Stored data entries
────────────────────────────────────────

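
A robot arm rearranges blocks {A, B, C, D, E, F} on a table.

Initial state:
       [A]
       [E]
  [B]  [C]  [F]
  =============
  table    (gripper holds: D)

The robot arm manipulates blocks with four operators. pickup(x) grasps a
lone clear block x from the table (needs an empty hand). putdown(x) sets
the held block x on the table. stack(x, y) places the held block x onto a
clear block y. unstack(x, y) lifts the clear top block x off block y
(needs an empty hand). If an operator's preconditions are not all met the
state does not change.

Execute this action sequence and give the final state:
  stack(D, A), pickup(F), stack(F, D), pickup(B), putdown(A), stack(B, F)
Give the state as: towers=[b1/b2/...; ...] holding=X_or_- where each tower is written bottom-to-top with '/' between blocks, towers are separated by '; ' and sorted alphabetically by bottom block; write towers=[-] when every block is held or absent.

towers=[C/E/A/D/F/B] holding=-

step 1 (stack(D, A)): towers=[B; C/E/A/D; F] holding=-
step 2 (pickup(F)): towers=[B; C/E/A/D] holding=F
step 3 (stack(F, D)): towers=[B; C/E/A/D/F] holding=-
step 4 (pickup(B)): towers=[C/E/A/D/F] holding=B
step 5 (putdown(A)) [no-op]: towers=[C/E/A/D/F] holding=B
step 6 (stack(B, F)): towers=[C/E/A/D/F/B] holding=-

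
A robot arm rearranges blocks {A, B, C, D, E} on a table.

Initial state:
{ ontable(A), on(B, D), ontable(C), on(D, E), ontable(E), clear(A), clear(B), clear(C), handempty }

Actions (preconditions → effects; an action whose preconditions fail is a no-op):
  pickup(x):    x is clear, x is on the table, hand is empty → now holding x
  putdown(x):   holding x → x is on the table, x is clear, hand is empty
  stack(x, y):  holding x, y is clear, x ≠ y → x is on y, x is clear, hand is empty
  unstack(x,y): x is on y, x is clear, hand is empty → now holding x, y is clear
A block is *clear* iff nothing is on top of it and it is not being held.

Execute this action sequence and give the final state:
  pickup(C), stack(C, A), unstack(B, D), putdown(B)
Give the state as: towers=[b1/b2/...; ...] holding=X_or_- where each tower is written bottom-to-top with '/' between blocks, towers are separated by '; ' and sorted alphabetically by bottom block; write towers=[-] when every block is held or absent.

step 1 (pickup(C)): towers=[A; E/D/B] holding=C
step 2 (stack(C, A)): towers=[A/C; E/D/B] holding=-
step 3 (unstack(B, D)): towers=[A/C; E/D] holding=B
step 4 (putdown(B)): towers=[A/C; B; E/D] holding=-

towers=[A/C; B; E/D] holding=-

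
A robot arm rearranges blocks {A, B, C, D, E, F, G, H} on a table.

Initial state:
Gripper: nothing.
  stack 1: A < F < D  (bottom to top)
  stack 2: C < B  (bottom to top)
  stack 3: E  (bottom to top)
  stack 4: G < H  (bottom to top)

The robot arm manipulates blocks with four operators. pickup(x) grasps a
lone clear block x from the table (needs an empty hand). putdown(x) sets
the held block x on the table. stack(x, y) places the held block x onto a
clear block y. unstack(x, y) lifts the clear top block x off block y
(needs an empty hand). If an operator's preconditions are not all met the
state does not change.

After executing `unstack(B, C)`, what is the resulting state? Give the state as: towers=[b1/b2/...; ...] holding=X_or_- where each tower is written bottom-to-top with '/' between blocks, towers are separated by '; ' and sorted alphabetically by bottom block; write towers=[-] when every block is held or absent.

before: towers=[A/F/D; C/B; E; G/H] holding=-
pre[unstack(B, C)]: on(B,C) ok, clear(B) ok, handempty ok
all met → apply unstack(B, C)
after:  towers=[A/F/D; C; E; G/H] holding=B

towers=[A/F/D; C; E; G/H] holding=B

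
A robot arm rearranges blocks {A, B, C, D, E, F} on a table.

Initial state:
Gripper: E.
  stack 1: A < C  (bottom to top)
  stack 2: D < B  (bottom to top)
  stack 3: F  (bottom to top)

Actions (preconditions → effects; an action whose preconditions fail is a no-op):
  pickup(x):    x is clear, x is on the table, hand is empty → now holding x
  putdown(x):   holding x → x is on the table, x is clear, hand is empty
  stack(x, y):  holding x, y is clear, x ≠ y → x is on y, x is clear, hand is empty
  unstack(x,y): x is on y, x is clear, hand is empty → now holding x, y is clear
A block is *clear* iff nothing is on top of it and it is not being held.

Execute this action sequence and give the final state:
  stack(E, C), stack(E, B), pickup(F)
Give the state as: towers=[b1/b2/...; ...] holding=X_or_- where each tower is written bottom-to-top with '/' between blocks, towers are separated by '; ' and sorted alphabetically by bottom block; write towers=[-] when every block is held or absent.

step 1 (stack(E, C)): towers=[A/C/E; D/B; F] holding=-
step 2 (stack(E, B)) [no-op]: towers=[A/C/E; D/B; F] holding=-
step 3 (pickup(F)): towers=[A/C/E; D/B] holding=F

towers=[A/C/E; D/B] holding=F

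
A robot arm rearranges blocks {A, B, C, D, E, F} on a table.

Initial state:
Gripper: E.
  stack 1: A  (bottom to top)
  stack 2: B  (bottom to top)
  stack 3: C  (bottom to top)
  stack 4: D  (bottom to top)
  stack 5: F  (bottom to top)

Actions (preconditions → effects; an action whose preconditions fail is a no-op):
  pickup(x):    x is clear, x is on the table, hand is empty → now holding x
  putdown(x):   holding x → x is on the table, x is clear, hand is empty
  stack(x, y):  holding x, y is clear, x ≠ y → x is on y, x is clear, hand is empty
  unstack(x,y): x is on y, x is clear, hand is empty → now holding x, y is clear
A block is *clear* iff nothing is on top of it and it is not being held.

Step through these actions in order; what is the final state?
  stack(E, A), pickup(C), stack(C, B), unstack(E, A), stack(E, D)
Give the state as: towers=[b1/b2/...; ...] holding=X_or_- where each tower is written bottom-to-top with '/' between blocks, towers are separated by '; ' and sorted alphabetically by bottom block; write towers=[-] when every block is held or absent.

towers=[A; B/C; D/E; F] holding=-

step 1 (stack(E, A)): towers=[A/E; B; C; D; F] holding=-
step 2 (pickup(C)): towers=[A/E; B; D; F] holding=C
step 3 (stack(C, B)): towers=[A/E; B/C; D; F] holding=-
step 4 (unstack(E, A)): towers=[A; B/C; D; F] holding=E
step 5 (stack(E, D)): towers=[A; B/C; D/E; F] holding=-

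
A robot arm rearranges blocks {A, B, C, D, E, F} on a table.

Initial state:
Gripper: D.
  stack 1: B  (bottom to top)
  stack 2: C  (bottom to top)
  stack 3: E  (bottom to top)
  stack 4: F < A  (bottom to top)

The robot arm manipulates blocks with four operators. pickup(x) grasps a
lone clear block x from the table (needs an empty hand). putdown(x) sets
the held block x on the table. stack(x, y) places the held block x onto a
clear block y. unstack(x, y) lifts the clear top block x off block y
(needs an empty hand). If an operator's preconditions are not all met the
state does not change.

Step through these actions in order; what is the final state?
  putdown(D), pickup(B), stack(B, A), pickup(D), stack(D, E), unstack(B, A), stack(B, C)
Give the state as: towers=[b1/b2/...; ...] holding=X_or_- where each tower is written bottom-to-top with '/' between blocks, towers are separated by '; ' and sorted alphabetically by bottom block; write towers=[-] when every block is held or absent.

step 1 (putdown(D)): towers=[B; C; D; E; F/A] holding=-
step 2 (pickup(B)): towers=[C; D; E; F/A] holding=B
step 3 (stack(B, A)): towers=[C; D; E; F/A/B] holding=-
step 4 (pickup(D)): towers=[C; E; F/A/B] holding=D
step 5 (stack(D, E)): towers=[C; E/D; F/A/B] holding=-
step 6 (unstack(B, A)): towers=[C; E/D; F/A] holding=B
step 7 (stack(B, C)): towers=[C/B; E/D; F/A] holding=-

towers=[C/B; E/D; F/A] holding=-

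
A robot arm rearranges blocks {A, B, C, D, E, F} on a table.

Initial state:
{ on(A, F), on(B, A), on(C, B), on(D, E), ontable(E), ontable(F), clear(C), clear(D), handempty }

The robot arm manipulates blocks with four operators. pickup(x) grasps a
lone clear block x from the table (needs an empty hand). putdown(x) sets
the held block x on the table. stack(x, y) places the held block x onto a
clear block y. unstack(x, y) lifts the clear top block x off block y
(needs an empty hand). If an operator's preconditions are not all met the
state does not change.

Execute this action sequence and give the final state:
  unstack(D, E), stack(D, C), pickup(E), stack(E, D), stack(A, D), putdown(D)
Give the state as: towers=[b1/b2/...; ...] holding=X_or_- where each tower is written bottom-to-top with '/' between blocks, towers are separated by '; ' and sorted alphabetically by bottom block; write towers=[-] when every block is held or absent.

towers=[F/A/B/C/D/E] holding=-

step 1 (unstack(D, E)): towers=[E; F/A/B/C] holding=D
step 2 (stack(D, C)): towers=[E; F/A/B/C/D] holding=-
step 3 (pickup(E)): towers=[F/A/B/C/D] holding=E
step 4 (stack(E, D)): towers=[F/A/B/C/D/E] holding=-
step 5 (stack(A, D)) [no-op]: towers=[F/A/B/C/D/E] holding=-
step 6 (putdown(D)) [no-op]: towers=[F/A/B/C/D/E] holding=-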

────────────────────────────────────────

Only the line that contains "stack(A, D), putdown(D)" and the lines after it, through the end of the data above, are to be repeated exactly.

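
  unstack(D, E), stack(D, C), pickup(E), stack(E, D), stack(A, D), putdown(D)
Give the state as: towers=[b1/b2/...; ...] holding=X_or_- where each tower is written bottom-to-top with '/' between blocks, towers are separated by '; ' and sorted alphabetically by bottom block; write towers=[-] when every block is held or absent.

towers=[F/A/B/C/D/E] holding=-

step 1 (unstack(D, E)): towers=[E; F/A/B/C] holding=D
step 2 (stack(D, C)): towers=[E; F/A/B/C/D] holding=-
step 3 (pickup(E)): towers=[F/A/B/C/D] holding=E
step 4 (stack(E, D)): towers=[F/A/B/C/D/E] holding=-
step 5 (stack(A, D)) [no-op]: towers=[F/A/B/C/D/E] holding=-
step 6 (putdown(D)) [no-op]: towers=[F/A/B/C/D/E] holding=-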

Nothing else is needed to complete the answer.